- _EXERCISE REQUIREMENTS_: Word for word, restate the records that appear below.

- _DATA SHOWN_:
.....
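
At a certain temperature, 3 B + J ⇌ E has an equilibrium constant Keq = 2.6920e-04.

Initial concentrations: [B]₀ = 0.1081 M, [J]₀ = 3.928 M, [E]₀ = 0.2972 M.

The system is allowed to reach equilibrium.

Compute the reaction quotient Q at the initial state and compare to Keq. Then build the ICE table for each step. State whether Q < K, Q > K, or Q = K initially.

Q₀ = 59.9 vs Keq = 2.6920e-04 ⇒ Q>K, reverse
Step 1:
                  B         J         E
  init       0.1081     3.928    0.2972
  Δ          0.8882    0.2961   -0.2961
  eq         0.9963     4.224  0.001125
  solve Keq expr → x = -0.2961; check Q = 2.6920e-04

Q₀ = 59.9; Q > K (proceeds reverse)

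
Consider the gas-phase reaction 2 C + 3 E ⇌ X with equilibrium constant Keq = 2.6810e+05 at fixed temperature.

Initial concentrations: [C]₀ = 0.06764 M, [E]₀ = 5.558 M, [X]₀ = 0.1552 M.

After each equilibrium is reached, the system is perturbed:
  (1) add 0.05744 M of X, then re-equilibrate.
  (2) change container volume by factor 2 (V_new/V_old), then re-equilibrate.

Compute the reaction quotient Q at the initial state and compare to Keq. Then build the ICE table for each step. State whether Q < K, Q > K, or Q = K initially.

Q₀ = 0.1976 vs Keq = 2.6810e+05 ⇒ Q<K, forward
Step 1:
                    C           E           X
  init        0.06764       5.558      0.1552
  Δ          -0.06757     -0.1014     0.03379
  eq       6.5869e-05       5.457       0.189
  solve Keq expr → x = 0.03379; check Q = 2.6810e+05
Then add 0.05744 M of X.
Step 2:
                    C           E           X
  init     6.5869e-05       5.457      0.2464
  Δ        9.3458e-06  1.4019e-05 -4.6729e-06
  eq       7.5215e-05       5.457      0.2464
  solve Keq expr → x = -4.6729e-06; check Q = 2.6810e+05
Then change container volume by factor 2 (V_new/V_old).
Step 3:
                    C           E           X
  init     3.7607e-05       2.728      0.1232
  Δ        1.1277e-04  1.6916e-04 -5.6387e-05
  eq       1.5038e-04       2.728      0.1232
  solve Keq expr → x = -5.6387e-05; check Q = 2.6810e+05

Q₀ = 0.1976; Q < K (proceeds forward)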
.....
- _SOLUTION FOR THIS TASK_:
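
At a certain temperature, 3 B + J ⇌ E has an equilibrium constant Keq = 2.6920e-04.

Initial concentrations: [B]₀ = 0.1081 M, [J]₀ = 3.928 M, [E]₀ = 0.2972 M.

The system is allowed to reach equilibrium.

Compute the reaction quotient Q at the initial state and compare to Keq. Then build the ICE table for each step. State whether Q < K, Q > K, or Q = K initially.

Q₀ = 59.9 vs Keq = 2.6920e-04 ⇒ Q>K, reverse
Step 1:
                  B         J         E
  init       0.1081     3.928    0.2972
  Δ          0.8882    0.2961   -0.2961
  eq         0.9963     4.224  0.001125
  solve Keq expr → x = -0.2961; check Q = 2.6920e-04

Q₀ = 59.9; Q > K (proceeds reverse)

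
Consider the gas-phase reaction 2 C + 3 E ⇌ X with equilibrium constant Keq = 2.6810e+05 at fixed temperature.

Initial concentrations: [C]₀ = 0.06764 M, [E]₀ = 5.558 M, [X]₀ = 0.1552 M.

After each equilibrium is reached, the system is perturbed:
  (1) add 0.05744 M of X, then re-equilibrate.
  (2) change container volume by factor 2 (V_new/V_old), then re-equilibrate.

Compute the reaction quotient Q at the initial state and compare to Keq. Then build the ICE table for each step. State whether Q < K, Q > K, or Q = K initially.

Q₀ = 0.1976 vs Keq = 2.6810e+05 ⇒ Q<K, forward
Step 1:
                    C           E           X
  init        0.06764       5.558      0.1552
  Δ          -0.06757     -0.1014     0.03379
  eq       6.5869e-05       5.457       0.189
  solve Keq expr → x = 0.03379; check Q = 2.6810e+05
Then add 0.05744 M of X.
Step 2:
                    C           E           X
  init     6.5869e-05       5.457      0.2464
  Δ        9.3458e-06  1.4019e-05 -4.6729e-06
  eq       7.5215e-05       5.457      0.2464
  solve Keq expr → x = -4.6729e-06; check Q = 2.6810e+05
Then change container volume by factor 2 (V_new/V_old).
Step 3:
                    C           E           X
  init     3.7607e-05       2.728      0.1232
  Δ        1.1277e-04  1.6916e-04 -5.6387e-05
  eq       1.5038e-04       2.728      0.1232
  solve Keq expr → x = -5.6387e-05; check Q = 2.6810e+05

Q₀ = 0.1976; Q < K (proceeds forward)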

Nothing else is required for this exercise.